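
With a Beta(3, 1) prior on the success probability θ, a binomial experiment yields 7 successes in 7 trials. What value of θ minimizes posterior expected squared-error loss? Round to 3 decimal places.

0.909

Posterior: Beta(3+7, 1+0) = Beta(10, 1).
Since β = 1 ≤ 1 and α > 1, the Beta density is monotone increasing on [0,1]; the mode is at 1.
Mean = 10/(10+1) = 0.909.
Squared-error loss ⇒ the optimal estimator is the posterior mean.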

--

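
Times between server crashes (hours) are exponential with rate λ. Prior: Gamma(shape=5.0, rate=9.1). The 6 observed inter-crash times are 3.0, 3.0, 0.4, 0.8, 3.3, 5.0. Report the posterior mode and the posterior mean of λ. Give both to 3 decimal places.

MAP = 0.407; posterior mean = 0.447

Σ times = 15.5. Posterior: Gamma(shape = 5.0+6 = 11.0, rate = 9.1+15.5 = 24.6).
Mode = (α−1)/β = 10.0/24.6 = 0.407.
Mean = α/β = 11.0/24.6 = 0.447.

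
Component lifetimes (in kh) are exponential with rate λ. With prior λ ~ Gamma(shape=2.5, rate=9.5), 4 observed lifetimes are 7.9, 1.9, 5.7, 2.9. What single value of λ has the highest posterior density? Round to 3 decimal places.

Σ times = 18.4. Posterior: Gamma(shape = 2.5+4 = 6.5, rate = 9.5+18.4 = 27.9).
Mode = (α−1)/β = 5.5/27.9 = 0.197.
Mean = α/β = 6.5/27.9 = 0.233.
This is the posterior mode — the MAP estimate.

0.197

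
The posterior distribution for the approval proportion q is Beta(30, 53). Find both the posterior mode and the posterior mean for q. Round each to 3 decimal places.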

**Problem requirements:** When the line with "Component lifetimes (in" is reached in the data above, begin copying, and stop after the line with "The posterior distribution"; copy each line exactly, both ends included.

**Finished task:**
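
Component lifetimes (in kh) are exponential with rate λ. With prior λ ~ Gamma(shape=2.5, rate=9.5), 4 observed lifetimes are 7.9, 1.9, 5.7, 2.9. What single value of λ has the highest posterior density? Round to 3 decimal places.

Σ times = 18.4. Posterior: Gamma(shape = 2.5+4 = 6.5, rate = 9.5+18.4 = 27.9).
Mode = (α−1)/β = 5.5/27.9 = 0.197.
Mean = α/β = 6.5/27.9 = 0.233.
This is the posterior mode — the MAP estimate.

0.197

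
The posterior distribution for the approval proportion q is Beta(30, 53). Find both the posterior mode and the posterior mean for q. Round each to 3 decimal places.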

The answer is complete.